> [DATASET CONTENT]
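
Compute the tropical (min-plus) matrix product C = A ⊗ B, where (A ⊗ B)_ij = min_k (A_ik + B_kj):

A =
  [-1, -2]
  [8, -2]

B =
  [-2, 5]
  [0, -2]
A ⊗ B =
  [-3, -4]
  [-2, -4]

Apply the min-plus product entry-by-entry:
  C[0][0] = min over k of (A[0][0] + B[0][0] = -1 + -2 = -3, A[0][1] + B[1][0] = -2 + 0 = -2) = -3 (attained at k = 0)
  C[0][1] = min over k of (A[0][0] + B[0][1] = -1 + 5 = 4, A[0][1] + B[1][1] = -2 + -2 = -4) = -4 (attained at k = 1)
  C[1][0] = min over k of (A[1][0] + B[0][0] = 8 + -2 = 6, A[1][1] + B[1][0] = -2 + 0 = -2) = -2 (attained at k = 1)
  C[1][1] = min over k of (A[1][0] + B[0][1] = 8 + 5 = 13, A[1][1] + B[1][1] = -2 + -2 = -4) = -4 (attained at k = 1)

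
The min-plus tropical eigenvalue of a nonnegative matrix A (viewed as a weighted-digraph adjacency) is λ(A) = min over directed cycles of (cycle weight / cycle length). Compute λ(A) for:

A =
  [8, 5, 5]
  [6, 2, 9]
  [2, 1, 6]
λ(A) = 2

Enumerate directed cycles and compute their means (weight / length). Sample:
  cycle 0 → 0: weight = 8, length = 1, mean = 8/1 ≈ 8.000
  cycle 1 → 1: weight = 2, length = 1, mean = 2/1 ≈ 2.000
  cycle 2 → 2: weight = 6, length = 1, mean = 6/1 ≈ 6.000
  cycle 0 → 1 → 0: weight = 11, length = 2, mean = 11/2 ≈ 5.500
  cycle 0 → 2 → 0: weight = 7, length = 2, mean = 7/2 ≈ 3.500
  cycle 1 → 0 → 1: weight = 11, length = 2, mean = 11/2 ≈ 5.500
Minimum mean = 2.000, attained e.g. along the cycle 1 → 1 with weight 2 and length 1. So λ(A) = 2/1 = 2.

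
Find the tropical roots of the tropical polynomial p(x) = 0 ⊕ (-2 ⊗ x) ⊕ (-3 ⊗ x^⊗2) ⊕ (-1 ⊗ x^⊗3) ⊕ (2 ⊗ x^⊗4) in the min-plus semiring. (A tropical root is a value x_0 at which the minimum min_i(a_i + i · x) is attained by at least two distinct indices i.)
Roots: {-3, -2, 1, 2}

Each tropical root is a break point of the lower envelope of the lines y = a_i + i · x (there are 5 lines, with slopes 0, 1, ..., 4). Only the lines that attain the minimum somewhere contribute to roots; other lines are dominated. Here the surviving (envelope) indices are i = 4, i = 3, i = 2, i = 1, i = 0.
Intersections between consecutive envelope lines give the roots: for adjacent envelope indices i < j the intersection is x = (a_i − a_j) / (j − i). Reading off the sorted break points: {-3, -2, 1, 2}.
Verification: at each break x_0, at least two indices attain the minimum of min_i(a_i + i · x_0).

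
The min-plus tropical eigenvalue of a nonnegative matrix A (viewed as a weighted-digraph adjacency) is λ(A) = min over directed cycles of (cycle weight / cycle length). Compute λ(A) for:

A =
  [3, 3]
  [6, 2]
λ(A) = 2

Enumerate directed cycles and compute their means (weight / length). Sample:
  cycle 0 → 0: weight = 3, length = 1, mean = 3/1 ≈ 3.000
  cycle 1 → 1: weight = 2, length = 1, mean = 2/1 ≈ 2.000
  cycle 0 → 1 → 0: weight = 9, length = 2, mean = 9/2 ≈ 4.500
  cycle 1 → 0 → 1: weight = 9, length = 2, mean = 9/2 ≈ 4.500
Minimum mean = 2.000, attained e.g. along the cycle 1 → 1 with weight 2 and length 1. So λ(A) = 2/1 = 2.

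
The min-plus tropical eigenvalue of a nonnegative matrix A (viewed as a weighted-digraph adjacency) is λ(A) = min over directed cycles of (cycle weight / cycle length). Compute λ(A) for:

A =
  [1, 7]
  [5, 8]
λ(A) = 1

Enumerate directed cycles and compute their means (weight / length). Sample:
  cycle 0 → 0: weight = 1, length = 1, mean = 1/1 ≈ 1.000
  cycle 1 → 1: weight = 8, length = 1, mean = 8/1 ≈ 8.000
  cycle 0 → 1 → 0: weight = 12, length = 2, mean = 12/2 ≈ 6.000
  cycle 1 → 0 → 1: weight = 12, length = 2, mean = 12/2 ≈ 6.000
Minimum mean = 1.000, attained e.g. along the cycle 0 → 0 with weight 1 and length 1. So λ(A) = 1/1 = 1.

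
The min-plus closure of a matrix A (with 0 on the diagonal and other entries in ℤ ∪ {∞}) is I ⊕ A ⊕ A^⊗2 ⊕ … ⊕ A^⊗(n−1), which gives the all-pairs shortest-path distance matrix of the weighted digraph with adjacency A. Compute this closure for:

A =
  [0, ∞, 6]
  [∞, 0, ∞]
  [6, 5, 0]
Closure =
  [0, 11, 6]
  [∞, 0, ∞]
  [6, 5, 0]

This is the Floyd-Warshall all-pairs shortest-path computation. For each intermediate vertex k = 0, 1, …, 2, update dist[i][j] ← min(dist[i][j], dist[i][k] + dist[k][j]). The final matrix gives, for each (i, j), the minimum total weight of any directed path from i to j (possibly empty when i = j).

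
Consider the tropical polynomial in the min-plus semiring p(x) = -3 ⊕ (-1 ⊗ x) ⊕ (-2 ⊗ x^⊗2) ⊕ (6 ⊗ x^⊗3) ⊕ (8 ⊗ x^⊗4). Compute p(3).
p(3) = -3

A tropical monomial a ⊗ x^⊗i evaluates to a + i · x. Evaluating each term at x = 3:
  Term 0 contributes -3 + 0 · 3 = -3
  Term 1 contributes -1 + 1 · 3 = 2
  Term 2 contributes -2 + 2 · 3 = 4
  Term 3 contributes 6 + 3 · 3 = 15
  Term 4 contributes 8 + 4 · 3 = 20
p(3) = ⊕ of these = min[-3, 2, 4, 15, 20] = -3.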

> [WHAT IS EXPECTED] Please write out every line of the data exactly.

> [ANSWER TO THIS TASK]
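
Compute the tropical (min-plus) matrix product C = A ⊗ B, where (A ⊗ B)_ij = min_k (A_ik + B_kj):

A =
  [-1, -2]
  [8, -2]

B =
  [-2, 5]
  [0, -2]
A ⊗ B =
  [-3, -4]
  [-2, -4]

Apply the min-plus product entry-by-entry:
  C[0][0] = min over k of (A[0][0] + B[0][0] = -1 + -2 = -3, A[0][1] + B[1][0] = -2 + 0 = -2) = -3 (attained at k = 0)
  C[0][1] = min over k of (A[0][0] + B[0][1] = -1 + 5 = 4, A[0][1] + B[1][1] = -2 + -2 = -4) = -4 (attained at k = 1)
  C[1][0] = min over k of (A[1][0] + B[0][0] = 8 + -2 = 6, A[1][1] + B[1][0] = -2 + 0 = -2) = -2 (attained at k = 1)
  C[1][1] = min over k of (A[1][0] + B[0][1] = 8 + 5 = 13, A[1][1] + B[1][1] = -2 + -2 = -4) = -4 (attained at k = 1)

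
The min-plus tropical eigenvalue of a nonnegative matrix A (viewed as a weighted-digraph adjacency) is λ(A) = min over directed cycles of (cycle weight / cycle length). Compute λ(A) for:

A =
  [8, 5, 5]
  [6, 2, 9]
  [2, 1, 6]
λ(A) = 2

Enumerate directed cycles and compute their means (weight / length). Sample:
  cycle 0 → 0: weight = 8, length = 1, mean = 8/1 ≈ 8.000
  cycle 1 → 1: weight = 2, length = 1, mean = 2/1 ≈ 2.000
  cycle 2 → 2: weight = 6, length = 1, mean = 6/1 ≈ 6.000
  cycle 0 → 1 → 0: weight = 11, length = 2, mean = 11/2 ≈ 5.500
  cycle 0 → 2 → 0: weight = 7, length = 2, mean = 7/2 ≈ 3.500
  cycle 1 → 0 → 1: weight = 11, length = 2, mean = 11/2 ≈ 5.500
Minimum mean = 2.000, attained e.g. along the cycle 1 → 1 with weight 2 and length 1. So λ(A) = 2/1 = 2.

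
Find the tropical roots of the tropical polynomial p(x) = 0 ⊕ (-2 ⊗ x) ⊕ (-3 ⊗ x^⊗2) ⊕ (-1 ⊗ x^⊗3) ⊕ (2 ⊗ x^⊗4) in the min-plus semiring. (A tropical root is a value x_0 at which the minimum min_i(a_i + i · x) is attained by at least two distinct indices i.)
Roots: {-3, -2, 1, 2}

Each tropical root is a break point of the lower envelope of the lines y = a_i + i · x (there are 5 lines, with slopes 0, 1, ..., 4). Only the lines that attain the minimum somewhere contribute to roots; other lines are dominated. Here the surviving (envelope) indices are i = 4, i = 3, i = 2, i = 1, i = 0.
Intersections between consecutive envelope lines give the roots: for adjacent envelope indices i < j the intersection is x = (a_i − a_j) / (j − i). Reading off the sorted break points: {-3, -2, 1, 2}.
Verification: at each break x_0, at least two indices attain the minimum of min_i(a_i + i · x_0).

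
The min-plus tropical eigenvalue of a nonnegative matrix A (viewed as a weighted-digraph adjacency) is λ(A) = min over directed cycles of (cycle weight / cycle length). Compute λ(A) for:

A =
  [3, 3]
  [6, 2]
λ(A) = 2

Enumerate directed cycles and compute their means (weight / length). Sample:
  cycle 0 → 0: weight = 3, length = 1, mean = 3/1 ≈ 3.000
  cycle 1 → 1: weight = 2, length = 1, mean = 2/1 ≈ 2.000
  cycle 0 → 1 → 0: weight = 9, length = 2, mean = 9/2 ≈ 4.500
  cycle 1 → 0 → 1: weight = 9, length = 2, mean = 9/2 ≈ 4.500
Minimum mean = 2.000, attained e.g. along the cycle 1 → 1 with weight 2 and length 1. So λ(A) = 2/1 = 2.

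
The min-plus tropical eigenvalue of a nonnegative matrix A (viewed as a weighted-digraph adjacency) is λ(A) = min over directed cycles of (cycle weight / cycle length). Compute λ(A) for:

A =
  [1, 7]
  [5, 8]
λ(A) = 1

Enumerate directed cycles and compute their means (weight / length). Sample:
  cycle 0 → 0: weight = 1, length = 1, mean = 1/1 ≈ 1.000
  cycle 1 → 1: weight = 8, length = 1, mean = 8/1 ≈ 8.000
  cycle 0 → 1 → 0: weight = 12, length = 2, mean = 12/2 ≈ 6.000
  cycle 1 → 0 → 1: weight = 12, length = 2, mean = 12/2 ≈ 6.000
Minimum mean = 1.000, attained e.g. along the cycle 0 → 0 with weight 1 and length 1. So λ(A) = 1/1 = 1.

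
The min-plus closure of a matrix A (with 0 on the diagonal and other entries in ℤ ∪ {∞}) is I ⊕ A ⊕ A^⊗2 ⊕ … ⊕ A^⊗(n−1), which gives the all-pairs shortest-path distance matrix of the weighted digraph with adjacency A. Compute this closure for:

A =
  [0, ∞, 6]
  [∞, 0, ∞]
  [6, 5, 0]
Closure =
  [0, 11, 6]
  [∞, 0, ∞]
  [6, 5, 0]

This is the Floyd-Warshall all-pairs shortest-path computation. For each intermediate vertex k = 0, 1, …, 2, update dist[i][j] ← min(dist[i][j], dist[i][k] + dist[k][j]). The final matrix gives, for each (i, j), the minimum total weight of any directed path from i to j (possibly empty when i = j).

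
Consider the tropical polynomial in the min-plus semiring p(x) = -3 ⊕ (-1 ⊗ x) ⊕ (-2 ⊗ x^⊗2) ⊕ (6 ⊗ x^⊗3) ⊕ (8 ⊗ x^⊗4). Compute p(3).
p(3) = -3

A tropical monomial a ⊗ x^⊗i evaluates to a + i · x. Evaluating each term at x = 3:
  Term 0 contributes -3 + 0 · 3 = -3
  Term 1 contributes -1 + 1 · 3 = 2
  Term 2 contributes -2 + 2 · 3 = 4
  Term 3 contributes 6 + 3 · 3 = 15
  Term 4 contributes 8 + 4 · 3 = 20
p(3) = ⊕ of these = min[-3, 2, 4, 15, 20] = -3.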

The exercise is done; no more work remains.